>>>

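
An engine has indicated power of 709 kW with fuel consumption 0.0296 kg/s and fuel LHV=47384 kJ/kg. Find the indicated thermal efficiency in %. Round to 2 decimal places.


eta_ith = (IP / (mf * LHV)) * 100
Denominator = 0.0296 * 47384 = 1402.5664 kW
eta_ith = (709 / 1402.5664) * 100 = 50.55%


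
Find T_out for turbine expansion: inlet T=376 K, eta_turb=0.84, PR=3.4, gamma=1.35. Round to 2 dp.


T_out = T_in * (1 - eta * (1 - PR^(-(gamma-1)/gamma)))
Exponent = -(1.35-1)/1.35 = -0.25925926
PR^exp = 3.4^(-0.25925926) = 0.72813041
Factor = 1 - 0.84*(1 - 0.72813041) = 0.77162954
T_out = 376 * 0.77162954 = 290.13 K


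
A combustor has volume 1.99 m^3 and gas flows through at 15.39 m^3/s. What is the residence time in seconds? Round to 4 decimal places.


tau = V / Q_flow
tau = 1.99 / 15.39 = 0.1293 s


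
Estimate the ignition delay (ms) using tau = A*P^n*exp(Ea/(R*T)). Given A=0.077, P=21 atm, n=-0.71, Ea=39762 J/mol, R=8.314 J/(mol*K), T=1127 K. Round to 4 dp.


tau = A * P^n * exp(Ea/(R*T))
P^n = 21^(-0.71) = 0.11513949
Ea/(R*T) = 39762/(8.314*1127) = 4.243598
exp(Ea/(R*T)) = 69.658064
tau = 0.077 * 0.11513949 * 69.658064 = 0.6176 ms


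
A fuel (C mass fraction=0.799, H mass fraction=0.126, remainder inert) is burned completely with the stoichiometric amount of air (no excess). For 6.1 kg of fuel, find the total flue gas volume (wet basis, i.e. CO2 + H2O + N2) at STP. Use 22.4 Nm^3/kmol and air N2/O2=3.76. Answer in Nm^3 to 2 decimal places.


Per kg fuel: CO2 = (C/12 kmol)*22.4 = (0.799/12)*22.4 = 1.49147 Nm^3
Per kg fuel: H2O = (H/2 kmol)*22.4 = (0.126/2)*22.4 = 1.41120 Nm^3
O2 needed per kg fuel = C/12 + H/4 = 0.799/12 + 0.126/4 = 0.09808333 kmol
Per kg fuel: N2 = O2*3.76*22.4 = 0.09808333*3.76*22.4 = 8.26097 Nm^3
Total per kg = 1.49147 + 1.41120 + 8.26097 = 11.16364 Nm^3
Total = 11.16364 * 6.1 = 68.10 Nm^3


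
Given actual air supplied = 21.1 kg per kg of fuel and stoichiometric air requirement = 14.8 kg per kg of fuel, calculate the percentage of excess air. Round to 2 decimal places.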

<<<

▶ **Your instructions**
Output all of the data again, exactly.

▶ **Solution to the problem**
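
An engine has indicated power of 709 kW with fuel consumption 0.0296 kg/s and fuel LHV=47384 kJ/kg. Find the indicated thermal efficiency in %. Round to 2 decimal places.


eta_ith = (IP / (mf * LHV)) * 100
Denominator = 0.0296 * 47384 = 1402.5664 kW
eta_ith = (709 / 1402.5664) * 100 = 50.55%


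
Find T_out for turbine expansion: inlet T=376 K, eta_turb=0.84, PR=3.4, gamma=1.35. Round to 2 dp.


T_out = T_in * (1 - eta * (1 - PR^(-(gamma-1)/gamma)))
Exponent = -(1.35-1)/1.35 = -0.25925926
PR^exp = 3.4^(-0.25925926) = 0.72813041
Factor = 1 - 0.84*(1 - 0.72813041) = 0.77162954
T_out = 376 * 0.77162954 = 290.13 K


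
A combustor has volume 1.99 m^3 and gas flows through at 15.39 m^3/s. What is the residence time in seconds? Round to 4 decimal places.


tau = V / Q_flow
tau = 1.99 / 15.39 = 0.1293 s


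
Estimate the ignition delay (ms) using tau = A*P^n*exp(Ea/(R*T)). Given A=0.077, P=21 atm, n=-0.71, Ea=39762 J/mol, R=8.314 J/(mol*K), T=1127 K. Round to 4 dp.


tau = A * P^n * exp(Ea/(R*T))
P^n = 21^(-0.71) = 0.11513949
Ea/(R*T) = 39762/(8.314*1127) = 4.243598
exp(Ea/(R*T)) = 69.658064
tau = 0.077 * 0.11513949 * 69.658064 = 0.6176 ms


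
A fuel (C mass fraction=0.799, H mass fraction=0.126, remainder inert) is burned completely with the stoichiometric amount of air (no excess). For 6.1 kg of fuel, find the total flue gas volume (wet basis, i.e. CO2 + H2O + N2) at STP. Use 22.4 Nm^3/kmol and air N2/O2=3.76. Answer in Nm^3 to 2 decimal places.


Per kg fuel: CO2 = (C/12 kmol)*22.4 = (0.799/12)*22.4 = 1.49147 Nm^3
Per kg fuel: H2O = (H/2 kmol)*22.4 = (0.126/2)*22.4 = 1.41120 Nm^3
O2 needed per kg fuel = C/12 + H/4 = 0.799/12 + 0.126/4 = 0.09808333 kmol
Per kg fuel: N2 = O2*3.76*22.4 = 0.09808333*3.76*22.4 = 8.26097 Nm^3
Total per kg = 1.49147 + 1.41120 + 8.26097 = 11.16364 Nm^3
Total = 11.16364 * 6.1 = 68.10 Nm^3


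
Given actual air supplied = 21.1 kg per kg of fuel and stoichiometric air requirement = 14.8 kg per kg of fuel, calculate the percentage of excess air. Round to 2 decimal places.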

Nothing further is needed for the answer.